• **Given information**:
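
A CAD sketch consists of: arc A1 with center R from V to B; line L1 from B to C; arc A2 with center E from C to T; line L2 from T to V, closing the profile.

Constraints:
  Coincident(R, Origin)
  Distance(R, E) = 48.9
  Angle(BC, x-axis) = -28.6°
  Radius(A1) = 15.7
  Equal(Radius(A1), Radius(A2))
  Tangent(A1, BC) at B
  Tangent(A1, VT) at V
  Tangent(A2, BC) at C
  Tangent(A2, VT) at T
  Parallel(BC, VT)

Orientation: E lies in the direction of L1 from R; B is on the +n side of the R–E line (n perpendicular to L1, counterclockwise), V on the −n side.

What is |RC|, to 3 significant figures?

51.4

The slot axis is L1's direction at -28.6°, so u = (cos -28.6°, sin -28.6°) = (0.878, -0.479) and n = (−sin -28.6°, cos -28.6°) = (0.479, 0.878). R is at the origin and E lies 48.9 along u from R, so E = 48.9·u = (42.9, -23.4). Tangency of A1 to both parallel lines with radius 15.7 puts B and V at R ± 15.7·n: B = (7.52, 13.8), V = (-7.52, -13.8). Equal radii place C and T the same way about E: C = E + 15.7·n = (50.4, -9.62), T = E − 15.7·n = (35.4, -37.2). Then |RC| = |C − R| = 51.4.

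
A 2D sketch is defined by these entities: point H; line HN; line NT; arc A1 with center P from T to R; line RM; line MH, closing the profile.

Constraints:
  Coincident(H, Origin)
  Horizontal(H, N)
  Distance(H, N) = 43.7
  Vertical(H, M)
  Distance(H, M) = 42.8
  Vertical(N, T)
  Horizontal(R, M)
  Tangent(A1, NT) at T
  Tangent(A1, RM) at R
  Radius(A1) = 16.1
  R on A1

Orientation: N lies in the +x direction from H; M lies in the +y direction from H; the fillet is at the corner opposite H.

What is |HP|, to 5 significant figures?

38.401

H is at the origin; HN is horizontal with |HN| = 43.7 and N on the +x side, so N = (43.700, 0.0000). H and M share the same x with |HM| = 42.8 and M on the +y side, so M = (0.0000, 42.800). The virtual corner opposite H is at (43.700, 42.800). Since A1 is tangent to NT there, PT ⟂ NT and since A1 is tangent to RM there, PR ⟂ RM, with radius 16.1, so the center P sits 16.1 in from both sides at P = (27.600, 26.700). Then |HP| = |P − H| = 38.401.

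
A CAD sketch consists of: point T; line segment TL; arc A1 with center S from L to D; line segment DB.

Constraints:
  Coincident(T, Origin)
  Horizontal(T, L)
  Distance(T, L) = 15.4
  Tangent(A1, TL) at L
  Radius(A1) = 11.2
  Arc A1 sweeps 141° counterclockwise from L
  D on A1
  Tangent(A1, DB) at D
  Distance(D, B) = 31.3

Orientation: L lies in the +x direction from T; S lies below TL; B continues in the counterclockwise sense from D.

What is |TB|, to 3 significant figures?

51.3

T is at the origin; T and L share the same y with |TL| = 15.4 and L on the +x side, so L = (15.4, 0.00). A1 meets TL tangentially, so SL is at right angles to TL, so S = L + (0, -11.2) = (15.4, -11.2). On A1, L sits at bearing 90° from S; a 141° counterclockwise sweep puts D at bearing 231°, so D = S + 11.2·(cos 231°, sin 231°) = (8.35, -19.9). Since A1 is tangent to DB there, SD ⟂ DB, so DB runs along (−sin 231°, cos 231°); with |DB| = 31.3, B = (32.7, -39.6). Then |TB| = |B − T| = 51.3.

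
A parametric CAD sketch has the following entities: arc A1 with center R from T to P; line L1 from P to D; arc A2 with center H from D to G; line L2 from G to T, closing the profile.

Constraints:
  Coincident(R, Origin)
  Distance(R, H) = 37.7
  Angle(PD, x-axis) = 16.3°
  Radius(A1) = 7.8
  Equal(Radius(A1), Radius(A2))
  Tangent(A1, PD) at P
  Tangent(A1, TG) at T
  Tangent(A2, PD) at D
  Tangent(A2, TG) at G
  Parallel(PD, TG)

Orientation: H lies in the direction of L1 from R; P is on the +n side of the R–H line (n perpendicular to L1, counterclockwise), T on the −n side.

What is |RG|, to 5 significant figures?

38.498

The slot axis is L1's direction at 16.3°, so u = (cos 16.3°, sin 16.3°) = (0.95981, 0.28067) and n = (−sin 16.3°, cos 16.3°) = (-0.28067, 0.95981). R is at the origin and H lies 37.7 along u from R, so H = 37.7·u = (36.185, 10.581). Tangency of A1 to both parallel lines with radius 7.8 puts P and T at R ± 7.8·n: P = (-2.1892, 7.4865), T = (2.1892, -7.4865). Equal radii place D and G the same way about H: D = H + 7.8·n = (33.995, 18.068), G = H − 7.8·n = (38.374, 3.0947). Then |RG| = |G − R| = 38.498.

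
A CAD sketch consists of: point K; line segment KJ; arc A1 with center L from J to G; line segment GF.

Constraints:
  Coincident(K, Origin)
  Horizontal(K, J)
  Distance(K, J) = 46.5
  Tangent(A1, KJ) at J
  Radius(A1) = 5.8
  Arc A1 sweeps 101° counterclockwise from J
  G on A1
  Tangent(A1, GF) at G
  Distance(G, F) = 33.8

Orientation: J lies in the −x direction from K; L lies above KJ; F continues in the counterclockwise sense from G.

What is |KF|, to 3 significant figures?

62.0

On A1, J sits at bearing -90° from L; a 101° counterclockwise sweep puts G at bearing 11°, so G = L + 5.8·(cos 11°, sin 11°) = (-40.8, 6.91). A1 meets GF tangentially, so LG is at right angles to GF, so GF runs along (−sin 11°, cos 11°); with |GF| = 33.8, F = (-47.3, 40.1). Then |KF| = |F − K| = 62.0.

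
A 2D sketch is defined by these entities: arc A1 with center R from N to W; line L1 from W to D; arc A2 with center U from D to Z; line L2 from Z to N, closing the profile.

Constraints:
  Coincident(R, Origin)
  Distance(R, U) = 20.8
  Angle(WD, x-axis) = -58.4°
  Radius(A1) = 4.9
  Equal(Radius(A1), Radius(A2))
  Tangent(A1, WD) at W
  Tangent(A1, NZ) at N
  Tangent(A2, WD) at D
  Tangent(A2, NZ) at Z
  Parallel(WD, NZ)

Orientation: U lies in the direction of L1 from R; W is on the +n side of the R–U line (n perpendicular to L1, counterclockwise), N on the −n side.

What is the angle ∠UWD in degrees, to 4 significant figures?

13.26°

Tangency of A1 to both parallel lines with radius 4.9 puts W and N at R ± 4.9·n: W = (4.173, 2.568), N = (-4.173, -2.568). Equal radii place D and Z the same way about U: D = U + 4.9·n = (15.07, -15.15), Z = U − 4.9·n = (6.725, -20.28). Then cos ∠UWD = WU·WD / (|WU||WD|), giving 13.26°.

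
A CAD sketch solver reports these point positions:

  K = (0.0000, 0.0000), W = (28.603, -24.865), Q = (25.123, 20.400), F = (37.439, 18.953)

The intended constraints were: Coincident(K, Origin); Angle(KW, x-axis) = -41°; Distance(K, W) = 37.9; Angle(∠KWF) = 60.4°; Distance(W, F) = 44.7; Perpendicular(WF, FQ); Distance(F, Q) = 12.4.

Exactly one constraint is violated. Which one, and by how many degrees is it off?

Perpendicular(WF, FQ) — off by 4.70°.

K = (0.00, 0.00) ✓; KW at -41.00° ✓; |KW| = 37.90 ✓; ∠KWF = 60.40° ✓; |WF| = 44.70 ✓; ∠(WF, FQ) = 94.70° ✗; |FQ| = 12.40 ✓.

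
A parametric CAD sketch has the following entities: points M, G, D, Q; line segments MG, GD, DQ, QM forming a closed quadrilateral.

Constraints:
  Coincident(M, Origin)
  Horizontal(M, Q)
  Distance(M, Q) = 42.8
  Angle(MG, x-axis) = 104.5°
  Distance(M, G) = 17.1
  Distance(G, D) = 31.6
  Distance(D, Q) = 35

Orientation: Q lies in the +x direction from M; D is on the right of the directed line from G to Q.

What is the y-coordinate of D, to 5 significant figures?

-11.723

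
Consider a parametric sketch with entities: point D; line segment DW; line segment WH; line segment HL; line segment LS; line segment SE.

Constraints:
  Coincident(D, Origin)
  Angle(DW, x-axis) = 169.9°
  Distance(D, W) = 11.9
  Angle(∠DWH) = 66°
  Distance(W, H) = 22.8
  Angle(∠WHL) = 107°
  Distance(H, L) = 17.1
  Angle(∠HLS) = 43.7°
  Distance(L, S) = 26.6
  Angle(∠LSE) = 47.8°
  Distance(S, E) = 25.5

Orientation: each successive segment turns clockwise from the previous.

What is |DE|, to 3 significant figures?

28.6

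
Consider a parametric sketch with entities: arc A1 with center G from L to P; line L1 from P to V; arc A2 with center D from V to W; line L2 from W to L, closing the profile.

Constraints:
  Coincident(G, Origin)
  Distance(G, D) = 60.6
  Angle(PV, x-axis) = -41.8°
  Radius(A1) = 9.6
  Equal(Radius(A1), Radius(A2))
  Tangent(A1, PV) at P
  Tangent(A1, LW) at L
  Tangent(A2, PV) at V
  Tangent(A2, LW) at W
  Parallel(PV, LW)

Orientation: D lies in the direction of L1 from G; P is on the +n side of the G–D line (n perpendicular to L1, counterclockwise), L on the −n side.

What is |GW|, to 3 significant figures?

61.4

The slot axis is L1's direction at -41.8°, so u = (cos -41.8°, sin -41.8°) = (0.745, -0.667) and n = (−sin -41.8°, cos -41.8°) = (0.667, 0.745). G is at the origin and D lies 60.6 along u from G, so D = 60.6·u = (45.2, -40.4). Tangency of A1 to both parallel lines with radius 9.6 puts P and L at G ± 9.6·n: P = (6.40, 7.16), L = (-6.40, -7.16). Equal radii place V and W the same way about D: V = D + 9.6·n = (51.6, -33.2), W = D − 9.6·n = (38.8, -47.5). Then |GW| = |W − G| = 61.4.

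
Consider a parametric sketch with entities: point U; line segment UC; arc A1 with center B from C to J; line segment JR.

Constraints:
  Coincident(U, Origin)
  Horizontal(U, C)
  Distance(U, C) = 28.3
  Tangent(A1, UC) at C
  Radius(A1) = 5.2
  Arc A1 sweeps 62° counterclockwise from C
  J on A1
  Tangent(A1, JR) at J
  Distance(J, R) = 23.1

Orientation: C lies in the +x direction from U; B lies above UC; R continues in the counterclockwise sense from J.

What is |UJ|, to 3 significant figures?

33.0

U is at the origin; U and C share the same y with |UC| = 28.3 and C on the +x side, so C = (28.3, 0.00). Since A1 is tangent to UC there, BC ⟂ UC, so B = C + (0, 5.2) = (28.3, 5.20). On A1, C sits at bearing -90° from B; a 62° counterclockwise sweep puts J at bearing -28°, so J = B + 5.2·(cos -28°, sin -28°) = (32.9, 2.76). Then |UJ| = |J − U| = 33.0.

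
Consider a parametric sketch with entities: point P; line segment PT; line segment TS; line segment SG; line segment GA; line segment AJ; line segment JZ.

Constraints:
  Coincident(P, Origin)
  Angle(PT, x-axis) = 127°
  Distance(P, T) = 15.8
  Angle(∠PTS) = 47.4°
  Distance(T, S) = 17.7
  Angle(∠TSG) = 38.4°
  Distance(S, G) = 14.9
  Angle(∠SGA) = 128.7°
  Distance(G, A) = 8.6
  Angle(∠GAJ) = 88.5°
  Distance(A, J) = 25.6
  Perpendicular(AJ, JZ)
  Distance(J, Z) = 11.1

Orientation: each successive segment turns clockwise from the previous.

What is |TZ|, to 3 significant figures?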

• **Task directions**: Scan the listing for the string "sweeps", then copy every line where it appears.

• **Solution to the exercise**:
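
  Arc A1 sweeps 141° counterclockwise from L
  Arc A1 sweeps 101° counterclockwise from J
  Arc A1 sweeps 62° counterclockwise from C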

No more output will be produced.